Exercise data:
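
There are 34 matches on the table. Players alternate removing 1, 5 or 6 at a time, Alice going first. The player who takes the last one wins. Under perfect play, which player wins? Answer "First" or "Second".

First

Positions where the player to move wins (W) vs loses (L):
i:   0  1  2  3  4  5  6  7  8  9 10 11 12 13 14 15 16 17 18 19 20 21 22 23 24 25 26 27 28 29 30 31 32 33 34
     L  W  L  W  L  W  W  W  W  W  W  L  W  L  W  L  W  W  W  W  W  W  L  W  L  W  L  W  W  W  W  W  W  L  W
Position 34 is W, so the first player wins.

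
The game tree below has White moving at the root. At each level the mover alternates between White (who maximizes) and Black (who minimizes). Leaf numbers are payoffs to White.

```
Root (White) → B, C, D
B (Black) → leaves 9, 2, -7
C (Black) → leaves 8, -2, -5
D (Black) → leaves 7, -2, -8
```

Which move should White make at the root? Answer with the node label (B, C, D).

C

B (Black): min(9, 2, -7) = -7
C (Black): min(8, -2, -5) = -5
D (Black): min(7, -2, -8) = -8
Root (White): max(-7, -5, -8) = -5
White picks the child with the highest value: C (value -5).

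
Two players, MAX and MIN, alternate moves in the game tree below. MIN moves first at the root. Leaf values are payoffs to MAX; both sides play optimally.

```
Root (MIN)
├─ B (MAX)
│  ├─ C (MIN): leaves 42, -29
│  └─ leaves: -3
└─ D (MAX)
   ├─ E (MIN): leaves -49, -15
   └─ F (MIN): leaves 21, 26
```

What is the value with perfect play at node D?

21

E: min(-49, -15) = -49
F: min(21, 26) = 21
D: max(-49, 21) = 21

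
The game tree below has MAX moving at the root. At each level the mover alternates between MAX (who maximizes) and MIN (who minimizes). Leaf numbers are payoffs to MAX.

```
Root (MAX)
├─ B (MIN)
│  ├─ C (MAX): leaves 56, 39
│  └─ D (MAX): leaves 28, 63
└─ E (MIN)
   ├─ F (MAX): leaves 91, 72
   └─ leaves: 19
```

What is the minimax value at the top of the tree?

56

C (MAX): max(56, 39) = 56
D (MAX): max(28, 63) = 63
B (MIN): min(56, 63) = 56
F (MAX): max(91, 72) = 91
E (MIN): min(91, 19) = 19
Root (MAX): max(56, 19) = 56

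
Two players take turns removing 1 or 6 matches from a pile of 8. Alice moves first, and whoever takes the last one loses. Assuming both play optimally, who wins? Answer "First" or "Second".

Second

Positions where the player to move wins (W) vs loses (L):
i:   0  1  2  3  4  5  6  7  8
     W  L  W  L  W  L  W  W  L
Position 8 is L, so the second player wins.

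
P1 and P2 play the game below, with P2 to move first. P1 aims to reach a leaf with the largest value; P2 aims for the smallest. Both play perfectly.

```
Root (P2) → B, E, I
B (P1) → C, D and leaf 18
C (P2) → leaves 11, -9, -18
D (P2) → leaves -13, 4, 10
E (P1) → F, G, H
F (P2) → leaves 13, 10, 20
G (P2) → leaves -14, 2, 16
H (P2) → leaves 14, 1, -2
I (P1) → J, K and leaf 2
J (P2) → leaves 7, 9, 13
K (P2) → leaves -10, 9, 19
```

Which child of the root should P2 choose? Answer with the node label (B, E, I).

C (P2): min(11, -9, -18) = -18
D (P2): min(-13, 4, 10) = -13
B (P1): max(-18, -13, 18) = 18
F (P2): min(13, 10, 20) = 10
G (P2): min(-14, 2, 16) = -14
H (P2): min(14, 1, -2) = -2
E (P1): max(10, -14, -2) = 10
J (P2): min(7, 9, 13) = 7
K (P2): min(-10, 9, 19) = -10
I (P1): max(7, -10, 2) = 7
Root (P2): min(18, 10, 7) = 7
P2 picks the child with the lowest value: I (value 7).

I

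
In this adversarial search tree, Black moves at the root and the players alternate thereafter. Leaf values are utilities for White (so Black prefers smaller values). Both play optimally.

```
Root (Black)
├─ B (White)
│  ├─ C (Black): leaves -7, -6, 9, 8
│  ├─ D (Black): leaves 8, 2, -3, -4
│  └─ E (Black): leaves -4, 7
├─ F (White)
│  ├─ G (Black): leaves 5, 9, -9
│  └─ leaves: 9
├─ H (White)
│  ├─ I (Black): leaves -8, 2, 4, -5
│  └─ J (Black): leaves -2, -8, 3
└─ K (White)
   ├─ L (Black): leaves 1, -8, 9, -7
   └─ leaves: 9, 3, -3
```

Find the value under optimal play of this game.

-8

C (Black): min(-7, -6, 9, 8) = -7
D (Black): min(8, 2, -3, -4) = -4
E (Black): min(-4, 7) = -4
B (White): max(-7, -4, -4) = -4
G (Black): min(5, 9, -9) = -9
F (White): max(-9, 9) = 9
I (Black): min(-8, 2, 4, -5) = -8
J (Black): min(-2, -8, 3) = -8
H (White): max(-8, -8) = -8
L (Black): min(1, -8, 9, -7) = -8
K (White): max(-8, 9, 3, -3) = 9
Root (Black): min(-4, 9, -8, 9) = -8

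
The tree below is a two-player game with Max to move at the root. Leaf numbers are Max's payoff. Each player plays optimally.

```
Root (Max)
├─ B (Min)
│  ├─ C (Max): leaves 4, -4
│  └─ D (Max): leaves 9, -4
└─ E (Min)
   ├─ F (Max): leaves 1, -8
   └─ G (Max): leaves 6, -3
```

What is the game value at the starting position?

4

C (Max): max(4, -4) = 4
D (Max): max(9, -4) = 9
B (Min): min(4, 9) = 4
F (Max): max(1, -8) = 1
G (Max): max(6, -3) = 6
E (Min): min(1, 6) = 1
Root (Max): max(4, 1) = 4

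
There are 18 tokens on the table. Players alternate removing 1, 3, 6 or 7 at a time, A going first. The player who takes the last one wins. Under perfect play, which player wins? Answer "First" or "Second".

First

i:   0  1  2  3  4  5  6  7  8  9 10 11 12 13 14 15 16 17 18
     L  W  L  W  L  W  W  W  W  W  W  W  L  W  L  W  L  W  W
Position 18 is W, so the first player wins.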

What you will do: The records above are to be restated word for word, in full.

Written answer:
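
There are 34 matches on the table. Players alternate removing 1, 5 or 6 at a time, Alice going first. The player who takes the last one wins. Under perfect play, which player wins? Answer "First" or "Second".

First

Positions where the player to move wins (W) vs loses (L):
i:   0  1  2  3  4  5  6  7  8  9 10 11 12 13 14 15 16 17 18 19 20 21 22 23 24 25 26 27 28 29 30 31 32 33 34
     L  W  L  W  L  W  W  W  W  W  W  L  W  L  W  L  W  W  W  W  W  W  L  W  L  W  L  W  W  W  W  W  W  L  W
Position 34 is W, so the first player wins.

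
The game tree below has White moving at the root. At each level the mover alternates between White (who maximizes) and Black (who minimizes). Leaf numbers are payoffs to White.

```
Root (White) → B, C, D
B (Black) → leaves 9, 2, -7
C (Black) → leaves 8, -2, -5
D (Black) → leaves 7, -2, -8
```

Which move should White make at the root? Answer with the node label (B, C, D).

C

B (Black): min(9, 2, -7) = -7
C (Black): min(8, -2, -5) = -5
D (Black): min(7, -2, -8) = -8
Root (White): max(-7, -5, -8) = -5
White picks the child with the highest value: C (value -5).

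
Two players, MAX and MIN, alternate moves in the game tree below. MIN moves first at the root. Leaf values are payoffs to MAX; both sides play optimally.

```
Root (MIN)
├─ B (MAX)
│  ├─ C (MIN): leaves 42, -29
│  └─ leaves: -3
└─ D (MAX)
   ├─ E (MIN): leaves -49, -15
   └─ F (MIN): leaves 21, 26
```

What is the value with perfect play at node D?

21

E: min(-49, -15) = -49
F: min(21, 26) = 21
D: max(-49, 21) = 21

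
The game tree below has MAX moving at the root. At each level the mover alternates between MAX (who maximizes) and MIN (who minimizes). Leaf numbers are payoffs to MAX.

```
Root (MAX)
├─ B (MIN)
│  ├─ C (MAX): leaves 56, 39
│  └─ D (MAX): leaves 28, 63
└─ E (MIN)
   ├─ F (MAX): leaves 91, 72
   └─ leaves: 19
```

What is the minimax value at the top of the tree?

56

C (MAX): max(56, 39) = 56
D (MAX): max(28, 63) = 63
B (MIN): min(56, 63) = 56
F (MAX): max(91, 72) = 91
E (MIN): min(91, 19) = 19
Root (MAX): max(56, 19) = 56

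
Two players take turns removing 1 or 6 matches from a pile of 8. Alice moves first, and whoever takes the last one loses. Assuming both play optimally, who wins? Answer "First" or "Second".

Second

Positions where the player to move wins (W) vs loses (L):
i:   0  1  2  3  4  5  6  7  8
     W  L  W  L  W  L  W  W  L
Position 8 is L, so the second player wins.

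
P1 and P2 play the game below, with P2 to move first. P1 aims to reach a leaf with the largest value; P2 aims for the smallest. Both play perfectly.

```
Root (P2) → B, E, I
B (P1) → C, D and leaf 18
C (P2) → leaves 11, -9, -18
D (P2) → leaves -13, 4, 10
E (P1) → F, G, H
F (P2) → leaves 13, 10, 20
G (P2) → leaves -14, 2, 16
H (P2) → leaves 14, 1, -2
I (P1) → J, K and leaf 2
J (P2) → leaves 7, 9, 13
K (P2) → leaves -10, 9, 19
```

Which child of the root should P2 choose? Answer with the node label (B, E, I).

C (P2): min(11, -9, -18) = -18
D (P2): min(-13, 4, 10) = -13
B (P1): max(-18, -13, 18) = 18
F (P2): min(13, 10, 20) = 10
G (P2): min(-14, 2, 16) = -14
H (P2): min(14, 1, -2) = -2
E (P1): max(10, -14, -2) = 10
J (P2): min(7, 9, 13) = 7
K (P2): min(-10, 9, 19) = -10
I (P1): max(7, -10, 2) = 7
Root (P2): min(18, 10, 7) = 7
P2 picks the child with the lowest value: I (value 7).

I

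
In this adversarial search tree, Black moves at the root and the players alternate thereafter. Leaf values are utilities for White (so Black prefers smaller values). Both play optimally.

```
Root (Black)
├─ B (White)
│  ├─ C (Black): leaves -7, -6, 9, 8
│  ├─ D (Black): leaves 8, 2, -3, -4
│  └─ E (Black): leaves -4, 7
├─ F (White)
│  ├─ G (Black): leaves 5, 9, -9
│  └─ leaves: 9
├─ H (White)
│  ├─ I (Black): leaves -8, 2, 4, -5
│  └─ J (Black): leaves -2, -8, 3
└─ K (White)
   ├─ L (Black): leaves 1, -8, 9, -7
   └─ leaves: 9, 3, -3
```

Find the value under optimal play of this game.

-8

C (Black): min(-7, -6, 9, 8) = -7
D (Black): min(8, 2, -3, -4) = -4
E (Black): min(-4, 7) = -4
B (White): max(-7, -4, -4) = -4
G (Black): min(5, 9, -9) = -9
F (White): max(-9, 9) = 9
I (Black): min(-8, 2, 4, -5) = -8
J (Black): min(-2, -8, 3) = -8
H (White): max(-8, -8) = -8
L (Black): min(1, -8, 9, -7) = -8
K (White): max(-8, 9, 3, -3) = 9
Root (Black): min(-4, 9, -8, 9) = -8

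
The tree below is a two-player game with Max to move at the root. Leaf numbers are Max's payoff. Each player plays optimally.

```
Root (Max)
├─ B (Min)
│  ├─ C (Max): leaves 4, -4
│  └─ D (Max): leaves 9, -4
└─ E (Min)
   ├─ F (Max): leaves 1, -8
   └─ G (Max): leaves 6, -3
```

What is the game value at the starting position?

4

C (Max): max(4, -4) = 4
D (Max): max(9, -4) = 9
B (Min): min(4, 9) = 4
F (Max): max(1, -8) = 1
G (Max): max(6, -3) = 6
E (Min): min(1, 6) = 1
Root (Max): max(4, 1) = 4

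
There are 18 tokens on the table. Players alternate removing 1, 3, 6 or 7 at a time, A going first. The player who takes the last one wins. Under perfect play, which player wins? Answer "First" or "Second".

First

i:   0  1  2  3  4  5  6  7  8  9 10 11 12 13 14 15 16 17 18
     L  W  L  W  L  W  W  W  W  W  W  W  L  W  L  W  L  W  W
Position 18 is W, so the first player wins.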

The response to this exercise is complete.